EXERCISE INPUT —
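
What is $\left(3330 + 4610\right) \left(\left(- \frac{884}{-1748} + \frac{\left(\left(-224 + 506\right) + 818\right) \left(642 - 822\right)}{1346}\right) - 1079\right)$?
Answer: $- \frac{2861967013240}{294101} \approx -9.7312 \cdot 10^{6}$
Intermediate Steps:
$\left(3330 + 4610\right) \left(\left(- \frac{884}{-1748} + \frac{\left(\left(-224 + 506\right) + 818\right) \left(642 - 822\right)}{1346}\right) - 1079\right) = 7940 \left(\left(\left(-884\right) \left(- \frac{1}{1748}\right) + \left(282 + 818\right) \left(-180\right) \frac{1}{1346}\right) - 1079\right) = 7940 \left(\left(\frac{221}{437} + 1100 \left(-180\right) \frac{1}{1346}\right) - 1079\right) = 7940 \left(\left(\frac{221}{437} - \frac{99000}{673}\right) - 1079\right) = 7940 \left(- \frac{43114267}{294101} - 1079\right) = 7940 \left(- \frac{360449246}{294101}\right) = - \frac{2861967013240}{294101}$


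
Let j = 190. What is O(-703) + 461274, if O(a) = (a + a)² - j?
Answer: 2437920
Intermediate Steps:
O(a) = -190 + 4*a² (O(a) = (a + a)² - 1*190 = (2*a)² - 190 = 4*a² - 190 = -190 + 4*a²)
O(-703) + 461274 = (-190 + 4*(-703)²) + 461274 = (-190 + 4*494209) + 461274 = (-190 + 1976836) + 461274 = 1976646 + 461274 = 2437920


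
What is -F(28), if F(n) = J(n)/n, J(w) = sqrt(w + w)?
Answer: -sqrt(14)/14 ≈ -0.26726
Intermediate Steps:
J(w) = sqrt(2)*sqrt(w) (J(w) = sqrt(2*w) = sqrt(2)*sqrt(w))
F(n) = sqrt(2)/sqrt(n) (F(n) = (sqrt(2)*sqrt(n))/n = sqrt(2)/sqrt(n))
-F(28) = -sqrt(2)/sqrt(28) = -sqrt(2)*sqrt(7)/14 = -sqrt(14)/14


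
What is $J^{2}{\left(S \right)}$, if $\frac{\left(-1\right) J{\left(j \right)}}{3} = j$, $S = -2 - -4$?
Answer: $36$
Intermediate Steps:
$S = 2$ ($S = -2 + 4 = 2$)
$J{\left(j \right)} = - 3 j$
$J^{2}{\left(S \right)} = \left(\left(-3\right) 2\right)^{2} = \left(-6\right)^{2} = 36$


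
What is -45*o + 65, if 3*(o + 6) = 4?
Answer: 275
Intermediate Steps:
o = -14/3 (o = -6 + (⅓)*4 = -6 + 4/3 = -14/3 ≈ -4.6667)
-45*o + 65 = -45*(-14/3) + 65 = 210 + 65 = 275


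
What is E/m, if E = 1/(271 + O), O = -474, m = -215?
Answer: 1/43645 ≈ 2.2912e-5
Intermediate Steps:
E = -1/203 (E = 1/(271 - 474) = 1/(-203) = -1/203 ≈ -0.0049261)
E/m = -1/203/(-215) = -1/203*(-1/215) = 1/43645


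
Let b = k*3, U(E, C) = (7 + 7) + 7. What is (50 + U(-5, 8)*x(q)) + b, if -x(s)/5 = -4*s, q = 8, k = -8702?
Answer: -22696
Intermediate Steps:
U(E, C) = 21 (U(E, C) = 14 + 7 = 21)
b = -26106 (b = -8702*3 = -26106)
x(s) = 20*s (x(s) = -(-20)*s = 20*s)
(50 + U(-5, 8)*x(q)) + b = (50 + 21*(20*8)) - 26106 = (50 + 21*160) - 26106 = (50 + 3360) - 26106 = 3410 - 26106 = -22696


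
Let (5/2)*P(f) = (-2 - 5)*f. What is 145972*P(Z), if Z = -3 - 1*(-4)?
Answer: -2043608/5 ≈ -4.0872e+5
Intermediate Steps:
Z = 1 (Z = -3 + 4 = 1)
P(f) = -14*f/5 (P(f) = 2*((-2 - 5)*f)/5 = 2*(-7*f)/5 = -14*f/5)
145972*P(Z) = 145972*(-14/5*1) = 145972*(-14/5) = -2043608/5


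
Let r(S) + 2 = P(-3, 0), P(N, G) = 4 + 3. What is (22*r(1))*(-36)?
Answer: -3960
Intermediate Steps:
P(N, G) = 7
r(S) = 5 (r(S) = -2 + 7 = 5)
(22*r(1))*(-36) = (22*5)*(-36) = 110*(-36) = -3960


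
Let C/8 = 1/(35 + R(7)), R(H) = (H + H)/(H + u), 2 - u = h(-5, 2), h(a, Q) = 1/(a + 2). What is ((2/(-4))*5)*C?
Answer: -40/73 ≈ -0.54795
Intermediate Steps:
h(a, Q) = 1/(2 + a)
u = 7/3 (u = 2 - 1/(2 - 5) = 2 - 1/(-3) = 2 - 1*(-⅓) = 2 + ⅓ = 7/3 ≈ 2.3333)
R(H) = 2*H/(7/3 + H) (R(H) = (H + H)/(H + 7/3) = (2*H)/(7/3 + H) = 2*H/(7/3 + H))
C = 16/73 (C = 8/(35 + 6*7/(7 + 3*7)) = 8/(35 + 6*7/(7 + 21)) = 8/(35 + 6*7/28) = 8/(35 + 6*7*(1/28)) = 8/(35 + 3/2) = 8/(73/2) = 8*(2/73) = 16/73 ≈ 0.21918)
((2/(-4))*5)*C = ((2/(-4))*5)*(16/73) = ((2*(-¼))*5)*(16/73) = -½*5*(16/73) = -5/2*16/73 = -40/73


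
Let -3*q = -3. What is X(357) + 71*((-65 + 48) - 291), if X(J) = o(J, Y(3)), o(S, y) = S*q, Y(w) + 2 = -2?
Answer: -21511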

...

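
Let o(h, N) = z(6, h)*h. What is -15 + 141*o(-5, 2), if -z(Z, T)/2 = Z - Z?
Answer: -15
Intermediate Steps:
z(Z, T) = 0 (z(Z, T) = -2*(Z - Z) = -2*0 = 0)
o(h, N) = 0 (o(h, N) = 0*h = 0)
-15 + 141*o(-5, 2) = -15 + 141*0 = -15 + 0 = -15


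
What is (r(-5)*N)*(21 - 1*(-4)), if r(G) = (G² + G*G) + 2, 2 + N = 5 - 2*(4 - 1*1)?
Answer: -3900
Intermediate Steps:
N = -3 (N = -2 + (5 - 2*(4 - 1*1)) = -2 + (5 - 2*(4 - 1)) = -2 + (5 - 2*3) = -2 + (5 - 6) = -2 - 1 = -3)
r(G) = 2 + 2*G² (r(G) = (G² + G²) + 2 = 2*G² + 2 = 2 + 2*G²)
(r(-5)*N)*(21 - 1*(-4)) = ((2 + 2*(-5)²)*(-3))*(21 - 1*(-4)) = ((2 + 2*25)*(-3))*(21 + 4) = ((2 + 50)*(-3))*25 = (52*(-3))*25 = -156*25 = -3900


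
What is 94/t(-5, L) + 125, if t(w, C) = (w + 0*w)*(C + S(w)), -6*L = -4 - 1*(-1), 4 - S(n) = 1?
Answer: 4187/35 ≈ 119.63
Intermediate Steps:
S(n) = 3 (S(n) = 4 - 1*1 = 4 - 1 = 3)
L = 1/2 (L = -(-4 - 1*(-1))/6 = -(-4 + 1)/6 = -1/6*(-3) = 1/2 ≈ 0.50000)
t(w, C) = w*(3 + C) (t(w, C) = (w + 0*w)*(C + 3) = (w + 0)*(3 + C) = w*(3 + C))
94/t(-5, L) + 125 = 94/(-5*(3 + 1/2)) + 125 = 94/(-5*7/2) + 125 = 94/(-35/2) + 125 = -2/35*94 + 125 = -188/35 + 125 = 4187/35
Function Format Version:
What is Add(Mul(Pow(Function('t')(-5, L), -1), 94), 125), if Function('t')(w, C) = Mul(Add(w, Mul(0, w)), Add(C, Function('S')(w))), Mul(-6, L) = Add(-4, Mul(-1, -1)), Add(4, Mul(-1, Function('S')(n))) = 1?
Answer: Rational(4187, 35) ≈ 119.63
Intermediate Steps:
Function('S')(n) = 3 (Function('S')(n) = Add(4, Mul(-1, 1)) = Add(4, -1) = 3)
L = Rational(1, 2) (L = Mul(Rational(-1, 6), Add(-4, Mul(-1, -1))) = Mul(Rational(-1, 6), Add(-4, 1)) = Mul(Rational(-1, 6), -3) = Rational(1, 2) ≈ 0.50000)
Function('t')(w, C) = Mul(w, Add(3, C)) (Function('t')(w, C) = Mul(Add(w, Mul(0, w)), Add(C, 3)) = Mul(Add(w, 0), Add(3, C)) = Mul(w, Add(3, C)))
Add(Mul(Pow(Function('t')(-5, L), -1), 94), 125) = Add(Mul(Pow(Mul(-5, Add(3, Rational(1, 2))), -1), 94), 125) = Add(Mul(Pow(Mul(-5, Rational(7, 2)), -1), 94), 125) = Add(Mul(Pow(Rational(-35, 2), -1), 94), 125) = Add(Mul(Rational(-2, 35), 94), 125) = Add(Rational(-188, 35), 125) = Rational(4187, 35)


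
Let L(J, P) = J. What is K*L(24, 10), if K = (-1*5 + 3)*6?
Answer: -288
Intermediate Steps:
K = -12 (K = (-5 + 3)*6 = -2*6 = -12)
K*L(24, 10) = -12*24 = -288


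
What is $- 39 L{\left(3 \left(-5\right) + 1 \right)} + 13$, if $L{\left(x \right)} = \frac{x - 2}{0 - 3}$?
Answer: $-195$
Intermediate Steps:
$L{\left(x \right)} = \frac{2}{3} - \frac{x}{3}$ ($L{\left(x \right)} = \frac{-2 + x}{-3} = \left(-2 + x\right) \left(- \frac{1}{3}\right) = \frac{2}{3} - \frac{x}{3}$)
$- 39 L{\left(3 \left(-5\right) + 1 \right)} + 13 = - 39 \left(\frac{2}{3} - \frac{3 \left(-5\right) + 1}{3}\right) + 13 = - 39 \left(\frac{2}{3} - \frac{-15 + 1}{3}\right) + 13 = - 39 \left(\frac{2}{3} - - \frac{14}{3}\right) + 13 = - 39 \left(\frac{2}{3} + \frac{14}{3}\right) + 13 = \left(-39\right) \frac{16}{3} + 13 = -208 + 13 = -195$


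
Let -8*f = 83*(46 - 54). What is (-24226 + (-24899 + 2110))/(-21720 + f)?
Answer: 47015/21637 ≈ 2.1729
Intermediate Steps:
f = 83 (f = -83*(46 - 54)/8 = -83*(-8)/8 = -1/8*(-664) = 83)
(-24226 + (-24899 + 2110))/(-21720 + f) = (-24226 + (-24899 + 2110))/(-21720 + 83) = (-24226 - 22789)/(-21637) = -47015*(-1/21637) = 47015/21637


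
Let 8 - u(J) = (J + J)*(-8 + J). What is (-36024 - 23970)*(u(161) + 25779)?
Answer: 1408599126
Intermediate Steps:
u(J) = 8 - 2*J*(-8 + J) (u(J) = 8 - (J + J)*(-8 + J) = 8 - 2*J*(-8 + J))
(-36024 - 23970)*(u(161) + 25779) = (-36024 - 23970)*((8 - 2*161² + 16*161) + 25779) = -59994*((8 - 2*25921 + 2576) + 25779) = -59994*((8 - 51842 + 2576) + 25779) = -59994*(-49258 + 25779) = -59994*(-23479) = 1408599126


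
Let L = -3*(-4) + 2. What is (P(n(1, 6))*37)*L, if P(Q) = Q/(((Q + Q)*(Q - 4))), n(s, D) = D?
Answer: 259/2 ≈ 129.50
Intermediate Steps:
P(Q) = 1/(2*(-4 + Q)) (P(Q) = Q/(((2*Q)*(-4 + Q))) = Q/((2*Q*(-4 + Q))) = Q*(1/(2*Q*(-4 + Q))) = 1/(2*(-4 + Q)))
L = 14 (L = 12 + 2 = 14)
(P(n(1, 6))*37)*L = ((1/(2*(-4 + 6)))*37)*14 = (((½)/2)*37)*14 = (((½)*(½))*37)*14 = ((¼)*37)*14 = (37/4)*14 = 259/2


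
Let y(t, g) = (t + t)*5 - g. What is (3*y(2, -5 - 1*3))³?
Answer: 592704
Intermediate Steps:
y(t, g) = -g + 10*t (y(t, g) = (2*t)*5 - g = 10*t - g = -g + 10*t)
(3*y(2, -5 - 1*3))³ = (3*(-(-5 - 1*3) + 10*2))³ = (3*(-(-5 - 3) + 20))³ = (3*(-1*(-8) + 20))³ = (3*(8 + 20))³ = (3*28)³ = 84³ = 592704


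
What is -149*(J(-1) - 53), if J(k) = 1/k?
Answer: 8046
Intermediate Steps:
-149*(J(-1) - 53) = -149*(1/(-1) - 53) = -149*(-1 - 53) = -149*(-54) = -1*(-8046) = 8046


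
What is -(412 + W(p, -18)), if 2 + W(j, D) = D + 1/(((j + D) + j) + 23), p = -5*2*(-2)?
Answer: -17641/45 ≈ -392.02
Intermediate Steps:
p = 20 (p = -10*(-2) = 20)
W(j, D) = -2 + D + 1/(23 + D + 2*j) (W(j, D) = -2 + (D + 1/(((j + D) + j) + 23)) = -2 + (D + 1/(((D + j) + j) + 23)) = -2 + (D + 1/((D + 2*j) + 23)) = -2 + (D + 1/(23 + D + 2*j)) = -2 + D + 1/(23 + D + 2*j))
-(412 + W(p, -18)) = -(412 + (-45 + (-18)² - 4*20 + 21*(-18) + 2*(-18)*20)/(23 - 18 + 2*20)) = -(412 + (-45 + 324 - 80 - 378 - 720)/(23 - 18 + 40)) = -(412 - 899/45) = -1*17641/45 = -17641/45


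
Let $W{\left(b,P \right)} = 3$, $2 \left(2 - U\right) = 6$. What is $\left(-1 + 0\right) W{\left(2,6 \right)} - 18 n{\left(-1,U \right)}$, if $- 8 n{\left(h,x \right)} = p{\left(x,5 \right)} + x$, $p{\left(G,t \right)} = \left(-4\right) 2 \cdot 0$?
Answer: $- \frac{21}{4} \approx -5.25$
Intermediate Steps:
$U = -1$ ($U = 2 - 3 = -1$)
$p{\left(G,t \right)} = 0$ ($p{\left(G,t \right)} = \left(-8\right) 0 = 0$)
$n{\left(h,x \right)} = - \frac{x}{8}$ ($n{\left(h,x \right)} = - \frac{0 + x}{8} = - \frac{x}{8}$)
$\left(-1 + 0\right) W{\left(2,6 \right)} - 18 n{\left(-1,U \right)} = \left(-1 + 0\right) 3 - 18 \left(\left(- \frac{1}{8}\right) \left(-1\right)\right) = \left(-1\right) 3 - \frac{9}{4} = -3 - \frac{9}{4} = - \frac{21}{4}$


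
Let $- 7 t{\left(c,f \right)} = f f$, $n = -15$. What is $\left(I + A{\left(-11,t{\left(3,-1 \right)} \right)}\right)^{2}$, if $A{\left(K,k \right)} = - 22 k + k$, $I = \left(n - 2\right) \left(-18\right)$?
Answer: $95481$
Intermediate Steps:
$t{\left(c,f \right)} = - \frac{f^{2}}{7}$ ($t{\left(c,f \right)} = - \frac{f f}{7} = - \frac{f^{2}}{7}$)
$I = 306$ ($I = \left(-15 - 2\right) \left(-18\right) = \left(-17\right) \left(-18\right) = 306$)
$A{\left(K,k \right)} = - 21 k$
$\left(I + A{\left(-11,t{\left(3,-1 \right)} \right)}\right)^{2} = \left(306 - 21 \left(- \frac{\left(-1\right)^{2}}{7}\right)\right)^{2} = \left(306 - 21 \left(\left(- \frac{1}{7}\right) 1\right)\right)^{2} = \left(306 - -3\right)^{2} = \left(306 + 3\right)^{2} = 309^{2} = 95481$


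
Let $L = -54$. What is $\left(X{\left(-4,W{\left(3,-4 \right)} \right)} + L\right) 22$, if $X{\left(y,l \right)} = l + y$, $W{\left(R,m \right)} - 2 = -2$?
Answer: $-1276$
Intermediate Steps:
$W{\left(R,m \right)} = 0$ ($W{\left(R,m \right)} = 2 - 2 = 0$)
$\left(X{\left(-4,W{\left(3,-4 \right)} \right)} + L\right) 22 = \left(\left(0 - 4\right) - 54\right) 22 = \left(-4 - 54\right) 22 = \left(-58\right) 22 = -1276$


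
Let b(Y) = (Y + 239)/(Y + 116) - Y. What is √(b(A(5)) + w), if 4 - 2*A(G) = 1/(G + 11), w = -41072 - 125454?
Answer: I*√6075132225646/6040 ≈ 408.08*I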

---

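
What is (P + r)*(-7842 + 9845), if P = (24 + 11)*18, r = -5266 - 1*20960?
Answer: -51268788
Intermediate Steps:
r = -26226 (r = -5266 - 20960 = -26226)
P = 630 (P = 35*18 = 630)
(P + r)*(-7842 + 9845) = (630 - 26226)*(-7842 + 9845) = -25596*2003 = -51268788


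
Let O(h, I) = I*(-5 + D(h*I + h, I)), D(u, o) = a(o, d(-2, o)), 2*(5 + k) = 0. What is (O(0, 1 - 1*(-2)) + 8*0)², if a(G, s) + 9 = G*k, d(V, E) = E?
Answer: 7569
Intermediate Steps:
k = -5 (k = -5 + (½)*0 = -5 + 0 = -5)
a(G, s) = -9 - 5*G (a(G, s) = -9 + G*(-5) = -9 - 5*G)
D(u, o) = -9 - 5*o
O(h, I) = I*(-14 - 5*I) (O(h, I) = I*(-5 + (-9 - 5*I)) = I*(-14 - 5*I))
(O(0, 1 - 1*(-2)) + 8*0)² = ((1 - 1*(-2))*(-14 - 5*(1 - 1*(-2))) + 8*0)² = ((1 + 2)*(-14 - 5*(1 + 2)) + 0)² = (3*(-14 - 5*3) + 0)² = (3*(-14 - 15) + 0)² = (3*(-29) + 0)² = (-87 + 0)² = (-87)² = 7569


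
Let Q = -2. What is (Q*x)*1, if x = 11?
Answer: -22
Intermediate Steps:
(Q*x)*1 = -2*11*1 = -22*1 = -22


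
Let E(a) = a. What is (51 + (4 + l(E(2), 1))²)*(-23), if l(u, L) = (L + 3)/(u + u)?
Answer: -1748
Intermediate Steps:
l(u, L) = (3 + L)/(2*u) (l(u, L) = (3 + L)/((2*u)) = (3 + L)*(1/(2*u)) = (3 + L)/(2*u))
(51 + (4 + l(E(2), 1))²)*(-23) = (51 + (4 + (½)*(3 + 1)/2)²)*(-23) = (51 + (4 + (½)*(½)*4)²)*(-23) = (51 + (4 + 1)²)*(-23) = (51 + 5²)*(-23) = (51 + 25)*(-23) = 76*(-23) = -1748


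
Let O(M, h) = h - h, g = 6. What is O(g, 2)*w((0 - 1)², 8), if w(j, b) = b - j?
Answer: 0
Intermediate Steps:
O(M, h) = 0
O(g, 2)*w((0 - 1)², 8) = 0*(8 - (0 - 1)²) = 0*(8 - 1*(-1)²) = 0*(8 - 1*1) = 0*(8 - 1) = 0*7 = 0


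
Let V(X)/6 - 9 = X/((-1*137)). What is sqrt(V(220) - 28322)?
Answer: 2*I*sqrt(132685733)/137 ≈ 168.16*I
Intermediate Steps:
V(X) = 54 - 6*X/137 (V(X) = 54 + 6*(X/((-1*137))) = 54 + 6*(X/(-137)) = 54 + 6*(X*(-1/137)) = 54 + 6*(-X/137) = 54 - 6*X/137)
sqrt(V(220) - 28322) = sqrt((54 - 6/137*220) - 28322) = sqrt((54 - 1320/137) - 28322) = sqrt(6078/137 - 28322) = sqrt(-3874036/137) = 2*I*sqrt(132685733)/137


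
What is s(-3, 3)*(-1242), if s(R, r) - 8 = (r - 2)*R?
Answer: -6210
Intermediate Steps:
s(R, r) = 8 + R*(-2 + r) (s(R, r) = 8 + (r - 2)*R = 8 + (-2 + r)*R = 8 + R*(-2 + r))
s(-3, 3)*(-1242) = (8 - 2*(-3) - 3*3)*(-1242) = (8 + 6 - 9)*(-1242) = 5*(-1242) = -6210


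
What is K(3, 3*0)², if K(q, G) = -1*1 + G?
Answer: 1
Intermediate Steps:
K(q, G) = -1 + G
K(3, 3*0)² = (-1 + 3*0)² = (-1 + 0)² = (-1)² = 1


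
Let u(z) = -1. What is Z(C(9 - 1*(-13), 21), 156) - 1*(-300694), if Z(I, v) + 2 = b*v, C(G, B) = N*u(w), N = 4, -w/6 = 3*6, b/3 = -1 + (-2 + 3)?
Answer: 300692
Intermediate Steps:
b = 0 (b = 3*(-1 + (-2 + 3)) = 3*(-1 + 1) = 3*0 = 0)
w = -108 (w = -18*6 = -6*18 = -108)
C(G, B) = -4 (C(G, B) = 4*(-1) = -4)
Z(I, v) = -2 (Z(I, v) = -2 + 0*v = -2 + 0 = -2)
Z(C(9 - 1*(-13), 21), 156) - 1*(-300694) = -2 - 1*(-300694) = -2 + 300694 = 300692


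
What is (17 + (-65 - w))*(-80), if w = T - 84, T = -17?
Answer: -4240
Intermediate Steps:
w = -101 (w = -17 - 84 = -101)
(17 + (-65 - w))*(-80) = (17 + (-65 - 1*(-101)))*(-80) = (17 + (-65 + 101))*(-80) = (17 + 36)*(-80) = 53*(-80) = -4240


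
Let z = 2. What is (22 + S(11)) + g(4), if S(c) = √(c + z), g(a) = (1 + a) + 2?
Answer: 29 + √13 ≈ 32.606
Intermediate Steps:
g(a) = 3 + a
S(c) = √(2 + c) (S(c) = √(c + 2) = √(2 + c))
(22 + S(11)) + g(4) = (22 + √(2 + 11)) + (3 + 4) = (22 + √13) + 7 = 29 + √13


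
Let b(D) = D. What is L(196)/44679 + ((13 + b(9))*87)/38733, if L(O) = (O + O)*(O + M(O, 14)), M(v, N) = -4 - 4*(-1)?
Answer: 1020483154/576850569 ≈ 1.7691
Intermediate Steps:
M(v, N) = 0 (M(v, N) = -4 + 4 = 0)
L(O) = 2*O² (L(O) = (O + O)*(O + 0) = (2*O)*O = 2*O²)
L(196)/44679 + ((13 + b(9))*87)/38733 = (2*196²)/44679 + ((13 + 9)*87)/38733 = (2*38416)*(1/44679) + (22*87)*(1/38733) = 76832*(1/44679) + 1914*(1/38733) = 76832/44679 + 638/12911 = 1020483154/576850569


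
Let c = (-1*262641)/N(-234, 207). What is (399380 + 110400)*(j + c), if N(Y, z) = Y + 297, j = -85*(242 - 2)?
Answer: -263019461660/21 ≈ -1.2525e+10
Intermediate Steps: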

WHAT TO PRODUCE —
Reproduce, character for character, only the lines of the preceding data that start at the line with "What is $\left(3330" and end at the line with "Answer: 2437920", both included.

OUTPUT OF THE TASK —
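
What is $\left(3330 + 4610\right) \left(\left(- \frac{884}{-1748} + \frac{\left(\left(-224 + 506\right) + 818\right) \left(642 - 822\right)}{1346}\right) - 1079\right)$?
Answer: $- \frac{2861967013240}{294101} \approx -9.7312 \cdot 10^{6}$
Intermediate Steps:
$\left(3330 + 4610\right) \left(\left(- \frac{884}{-1748} + \frac{\left(\left(-224 + 506\right) + 818\right) \left(642 - 822\right)}{1346}\right) - 1079\right) = 7940 \left(\left(\left(-884\right) \left(- \frac{1}{1748}\right) + \left(282 + 818\right) \left(-180\right) \frac{1}{1346}\right) - 1079\right) = 7940 \left(\left(\frac{221}{437} + 1100 \left(-180\right) \frac{1}{1346}\right) - 1079\right) = 7940 \left(\left(\frac{221}{437} - \frac{99000}{673}\right) - 1079\right) = 7940 \left(- \frac{43114267}{294101} - 1079\right) = 7940 \left(- \frac{360449246}{294101}\right) = - \frac{2861967013240}{294101}$


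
Let j = 190. What is O(-703) + 461274, if O(a) = (a + a)² - j?
Answer: 2437920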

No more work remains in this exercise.